Stored data:
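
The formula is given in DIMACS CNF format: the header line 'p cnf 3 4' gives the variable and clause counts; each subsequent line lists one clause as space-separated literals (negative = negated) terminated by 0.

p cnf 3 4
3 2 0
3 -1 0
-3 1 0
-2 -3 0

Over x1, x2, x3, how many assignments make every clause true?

There are 2^3 = 8 truth assignments over (x1, x2, x3).
Check each against the 4 clauses (columns in the order x1, x2, x3):
  F F F  ✗ fails (x3 ∨ x2)
  F F T  ✗ fails (¬x3 ∨ x1)
  F T F  ✓ satisfies all
  F T T  ✗ fails (¬x3 ∨ x1)
  T F F  ✗ fails (x3 ∨ x2)
  T F T  ✓ satisfies all
  T T F  ✗ fails (x3 ∨ ¬x1)
  T T T  ✗ fails (¬x2 ∨ ¬x3)
2 of the 8 rows are models.

2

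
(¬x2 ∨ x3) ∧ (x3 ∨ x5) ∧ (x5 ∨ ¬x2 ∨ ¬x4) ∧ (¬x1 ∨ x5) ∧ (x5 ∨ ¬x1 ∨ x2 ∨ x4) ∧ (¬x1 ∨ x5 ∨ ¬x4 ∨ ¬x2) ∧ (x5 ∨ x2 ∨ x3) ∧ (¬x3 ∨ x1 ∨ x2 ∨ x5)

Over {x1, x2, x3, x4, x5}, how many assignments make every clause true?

There are 2^5 = 32 truth assignments over (x1, x2, x3, x4, x5).
Split on x4. With x4 = True, the clauses containing x4 are satisfied and ¬x4 drops from the rest; 6 of the 2^4 = 16 assignments to the other variables satisfy what remains.
With x4 = False, by the same count on the reduced clause set, 7 assignments work.
Total: 6 + 7 = 13.

13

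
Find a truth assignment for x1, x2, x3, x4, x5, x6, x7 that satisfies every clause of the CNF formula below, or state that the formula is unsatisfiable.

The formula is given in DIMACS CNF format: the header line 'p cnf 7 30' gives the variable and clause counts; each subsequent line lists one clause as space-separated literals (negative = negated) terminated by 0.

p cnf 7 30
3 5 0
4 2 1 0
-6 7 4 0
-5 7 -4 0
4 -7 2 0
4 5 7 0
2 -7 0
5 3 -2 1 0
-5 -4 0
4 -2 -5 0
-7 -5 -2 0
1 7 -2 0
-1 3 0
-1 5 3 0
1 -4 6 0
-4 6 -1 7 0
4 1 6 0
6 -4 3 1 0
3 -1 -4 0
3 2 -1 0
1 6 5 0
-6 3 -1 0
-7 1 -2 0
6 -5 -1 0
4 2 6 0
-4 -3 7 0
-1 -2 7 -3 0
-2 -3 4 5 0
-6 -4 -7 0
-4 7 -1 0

Branch on x3: set x3 = True.
Branch on x2: set x2 = True.
Branch on x5: set x5 = False.
From the singleton clause (x4), x4 = True.
From the singleton clause (x7), x7 = True.
From the singleton clause (x1), x1 = True.
From the singleton clause (¬x6), x6 = False.
This assignment satisfies each clause.

x1 ↦ True; x2 ↦ True; x3 ↦ True; x4 ↦ True; x5 ↦ False; x6 ↦ False; x7 ↦ True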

Task to complete:
Apply a filter for "separated" to the data above, then copy each line that matches.

Answer for the task:
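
The formula is given in DIMACS CNF format: the header line 'p cnf 3 4' gives the variable and clause counts; each subsequent line lists one clause as space-separated literals (negative = negated) terminated by 0.
The formula is given in DIMACS CNF format: the header line 'p cnf 7 30' gives the variable and clause counts; each subsequent line lists one clause as space-separated literals (negative = negated) terminated by 0.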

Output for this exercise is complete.